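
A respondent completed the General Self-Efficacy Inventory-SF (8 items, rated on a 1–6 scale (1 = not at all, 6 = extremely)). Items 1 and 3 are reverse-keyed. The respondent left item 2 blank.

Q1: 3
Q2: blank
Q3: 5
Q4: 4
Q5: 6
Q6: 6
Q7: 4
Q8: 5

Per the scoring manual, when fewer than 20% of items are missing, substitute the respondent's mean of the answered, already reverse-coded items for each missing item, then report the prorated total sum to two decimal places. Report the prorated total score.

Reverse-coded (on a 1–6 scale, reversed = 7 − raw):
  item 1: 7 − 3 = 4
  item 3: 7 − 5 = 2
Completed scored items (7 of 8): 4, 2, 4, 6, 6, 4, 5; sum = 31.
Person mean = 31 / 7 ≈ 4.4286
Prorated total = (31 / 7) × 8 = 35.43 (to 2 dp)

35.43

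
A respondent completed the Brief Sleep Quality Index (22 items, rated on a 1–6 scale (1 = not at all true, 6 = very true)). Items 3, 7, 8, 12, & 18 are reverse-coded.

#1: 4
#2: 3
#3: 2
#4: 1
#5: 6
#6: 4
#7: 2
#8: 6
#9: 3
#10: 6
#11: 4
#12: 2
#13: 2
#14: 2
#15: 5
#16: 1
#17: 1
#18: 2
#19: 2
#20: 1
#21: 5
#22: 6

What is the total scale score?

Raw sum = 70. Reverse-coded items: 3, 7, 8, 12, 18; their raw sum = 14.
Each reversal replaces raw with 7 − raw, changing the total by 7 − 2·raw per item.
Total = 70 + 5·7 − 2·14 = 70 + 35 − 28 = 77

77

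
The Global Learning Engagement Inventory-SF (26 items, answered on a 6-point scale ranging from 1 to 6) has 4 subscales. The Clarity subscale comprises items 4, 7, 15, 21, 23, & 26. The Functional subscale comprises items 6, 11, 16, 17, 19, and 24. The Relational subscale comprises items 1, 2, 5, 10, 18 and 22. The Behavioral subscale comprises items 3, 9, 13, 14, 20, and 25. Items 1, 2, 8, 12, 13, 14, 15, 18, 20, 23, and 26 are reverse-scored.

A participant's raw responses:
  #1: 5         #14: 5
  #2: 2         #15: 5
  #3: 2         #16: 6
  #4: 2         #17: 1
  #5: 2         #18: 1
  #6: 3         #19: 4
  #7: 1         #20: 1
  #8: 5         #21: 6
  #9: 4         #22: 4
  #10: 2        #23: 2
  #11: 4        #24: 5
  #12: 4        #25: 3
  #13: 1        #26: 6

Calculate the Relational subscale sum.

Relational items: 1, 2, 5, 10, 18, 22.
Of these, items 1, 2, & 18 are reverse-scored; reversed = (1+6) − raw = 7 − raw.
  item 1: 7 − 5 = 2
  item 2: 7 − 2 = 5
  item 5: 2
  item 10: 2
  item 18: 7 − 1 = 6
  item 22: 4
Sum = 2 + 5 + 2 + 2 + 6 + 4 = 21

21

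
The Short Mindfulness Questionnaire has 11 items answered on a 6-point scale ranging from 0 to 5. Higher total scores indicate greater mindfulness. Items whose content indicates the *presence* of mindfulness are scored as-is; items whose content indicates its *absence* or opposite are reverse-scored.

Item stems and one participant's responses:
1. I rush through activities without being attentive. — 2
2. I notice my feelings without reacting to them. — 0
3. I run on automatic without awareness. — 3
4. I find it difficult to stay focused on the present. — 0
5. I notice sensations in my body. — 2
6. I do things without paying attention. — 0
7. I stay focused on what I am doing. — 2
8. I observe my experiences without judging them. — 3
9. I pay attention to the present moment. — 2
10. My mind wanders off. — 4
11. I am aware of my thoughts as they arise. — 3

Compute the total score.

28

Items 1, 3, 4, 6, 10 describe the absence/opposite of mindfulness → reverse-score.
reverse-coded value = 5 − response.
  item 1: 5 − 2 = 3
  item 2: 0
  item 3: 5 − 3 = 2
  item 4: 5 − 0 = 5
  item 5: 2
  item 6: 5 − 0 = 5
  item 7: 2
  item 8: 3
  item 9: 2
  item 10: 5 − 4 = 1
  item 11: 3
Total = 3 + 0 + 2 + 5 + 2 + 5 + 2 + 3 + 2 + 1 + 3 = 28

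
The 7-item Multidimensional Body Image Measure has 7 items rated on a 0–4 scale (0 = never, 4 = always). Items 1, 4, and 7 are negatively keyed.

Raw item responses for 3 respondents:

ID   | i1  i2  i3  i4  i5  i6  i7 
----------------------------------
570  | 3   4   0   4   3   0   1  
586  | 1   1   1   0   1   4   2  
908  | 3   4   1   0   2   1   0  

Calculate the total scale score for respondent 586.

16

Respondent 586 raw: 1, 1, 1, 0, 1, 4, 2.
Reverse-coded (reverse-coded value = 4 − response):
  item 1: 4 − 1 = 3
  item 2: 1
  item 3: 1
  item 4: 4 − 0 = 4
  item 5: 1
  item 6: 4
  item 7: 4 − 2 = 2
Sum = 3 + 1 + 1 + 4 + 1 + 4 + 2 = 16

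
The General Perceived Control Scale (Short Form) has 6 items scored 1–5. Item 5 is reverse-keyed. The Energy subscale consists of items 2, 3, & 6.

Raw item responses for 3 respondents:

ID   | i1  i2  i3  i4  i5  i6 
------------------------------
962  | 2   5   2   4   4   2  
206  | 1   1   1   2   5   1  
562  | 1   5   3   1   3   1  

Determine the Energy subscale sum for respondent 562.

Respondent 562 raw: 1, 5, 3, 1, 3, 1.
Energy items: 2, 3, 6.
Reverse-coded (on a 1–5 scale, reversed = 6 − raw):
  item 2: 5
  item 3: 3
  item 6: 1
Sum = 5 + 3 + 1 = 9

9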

Aim of the task: Return the material in full. Each line must match.

Answer to this exercise:
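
A respondent completed the General Self-Efficacy Inventory-SF (8 items, rated on a 1–6 scale (1 = not at all, 6 = extremely)). Items 1 and 3 are reverse-keyed. The respondent left item 2 blank.

Q1: 3
Q2: blank
Q3: 5
Q4: 4
Q5: 6
Q6: 6
Q7: 4
Q8: 5

Per the scoring manual, when fewer than 20% of items are missing, substitute the respondent's mean of the answered, already reverse-coded items for each missing item, then report the prorated total sum to two decimal places. Report the prorated total score.

Reverse-coded (on a 1–6 scale, reversed = 7 − raw):
  item 1: 7 − 3 = 4
  item 3: 7 − 5 = 2
Completed scored items (7 of 8): 4, 2, 4, 6, 6, 4, 5; sum = 31.
Person mean = 31 / 7 ≈ 4.4286
Prorated total = (31 / 7) × 8 = 35.43 (to 2 dp)

35.43

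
A respondent completed the Brief Sleep Quality Index (22 items, rated on a 1–6 scale (1 = not at all true, 6 = very true)). Items 3, 7, 8, 12, & 18 are reverse-coded.

#1: 4
#2: 3
#3: 2
#4: 1
#5: 6
#6: 4
#7: 2
#8: 6
#9: 3
#10: 6
#11: 4
#12: 2
#13: 2
#14: 2
#15: 5
#16: 1
#17: 1
#18: 2
#19: 2
#20: 1
#21: 5
#22: 6

What is the total scale score?

Raw sum = 70. Reverse-coded items: 3, 7, 8, 12, 18; their raw sum = 14.
Each reversal replaces raw with 7 − raw, changing the total by 7 − 2·raw per item.
Total = 70 + 5·7 − 2·14 = 70 + 35 − 28 = 77

77

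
The Global Learning Engagement Inventory-SF (26 items, answered on a 6-point scale ranging from 1 to 6) has 4 subscales. The Clarity subscale comprises items 4, 7, 15, 21, 23, & 26. The Functional subscale comprises items 6, 11, 16, 17, 19, and 24. The Relational subscale comprises items 1, 2, 5, 10, 18 and 22. The Behavioral subscale comprises items 3, 9, 13, 14, 20, and 25. Items 1, 2, 8, 12, 13, 14, 15, 18, 20, 23, and 26 are reverse-scored.

A participant's raw responses:
  #1: 5         #14: 5
  #2: 2         #15: 5
  #3: 2         #16: 6
  #4: 2         #17: 1
  #5: 2         #18: 1
  #6: 3         #19: 4
  #7: 1         #20: 1
  #8: 5         #21: 6
  #9: 4         #22: 4
  #10: 2        #23: 2
  #11: 4        #24: 5
  #12: 4        #25: 3
  #13: 1        #26: 6

Calculate the Relational subscale sum.

Relational items: 1, 2, 5, 10, 18, 22.
Of these, items 1, 2, & 18 are reverse-scored; reversed = (1+6) − raw = 7 − raw.
  item 1: 7 − 5 = 2
  item 2: 7 − 2 = 5
  item 5: 2
  item 10: 2
  item 18: 7 − 1 = 6
  item 22: 4
Sum = 2 + 5 + 2 + 2 + 6 + 4 = 21

21

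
The Short Mindfulness Questionnaire has 11 items answered on a 6-point scale ranging from 0 to 5. Higher total scores indicate greater mindfulness. Items whose content indicates the *presence* of mindfulness are scored as-is; items whose content indicates its *absence* or opposite are reverse-scored.

Item stems and one participant's responses:
1. I rush through activities without being attentive. — 2
2. I notice my feelings without reacting to them. — 0
3. I run on automatic without awareness. — 3
4. I find it difficult to stay focused on the present. — 0
5. I notice sensations in my body. — 2
6. I do things without paying attention. — 0
7. I stay focused on what I am doing. — 2
8. I observe my experiences without judging them. — 3
9. I pay attention to the present moment. — 2
10. My mind wanders off. — 4
11. I am aware of my thoughts as they arise. — 3

Compute the total score.

28

Items 1, 3, 4, 6, 10 describe the absence/opposite of mindfulness → reverse-score.
reverse-coded value = 5 − response.
  item 1: 5 − 2 = 3
  item 2: 0
  item 3: 5 − 3 = 2
  item 4: 5 − 0 = 5
  item 5: 2
  item 6: 5 − 0 = 5
  item 7: 2
  item 8: 3
  item 9: 2
  item 10: 5 − 4 = 1
  item 11: 3
Total = 3 + 0 + 2 + 5 + 2 + 5 + 2 + 3 + 2 + 1 + 3 = 28

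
The 7-item Multidimensional Body Image Measure has 7 items rated on a 0–4 scale (0 = never, 4 = always). Items 1, 4, and 7 are negatively keyed.

Raw item responses for 3 respondents:

ID   | i1  i2  i3  i4  i5  i6  i7 
----------------------------------
570  | 3   4   0   4   3   0   1  
586  | 1   1   1   0   1   4   2  
908  | 3   4   1   0   2   1   0  

Calculate the total scale score for respondent 586.

16

Respondent 586 raw: 1, 1, 1, 0, 1, 4, 2.
Reverse-coded (reverse-coded value = 4 − response):
  item 1: 4 − 1 = 3
  item 2: 1
  item 3: 1
  item 4: 4 − 0 = 4
  item 5: 1
  item 6: 4
  item 7: 4 − 2 = 2
Sum = 3 + 1 + 1 + 4 + 1 + 4 + 2 = 16

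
The General Perceived Control Scale (Short Form) has 6 items scored 1–5. Item 5 is reverse-keyed. The Energy subscale consists of items 2, 3, & 6.

Raw item responses for 3 respondents:

ID   | i1  i2  i3  i4  i5  i6 
------------------------------
962  | 2   5   2   4   4   2  
206  | 1   1   1   2   5   1  
562  | 1   5   3   1   3   1  

Determine the Energy subscale sum for respondent 562.

Respondent 562 raw: 1, 5, 3, 1, 3, 1.
Energy items: 2, 3, 6.
Reverse-coded (on a 1–5 scale, reversed = 6 − raw):
  item 2: 5
  item 3: 3
  item 6: 1
Sum = 5 + 3 + 1 = 9

9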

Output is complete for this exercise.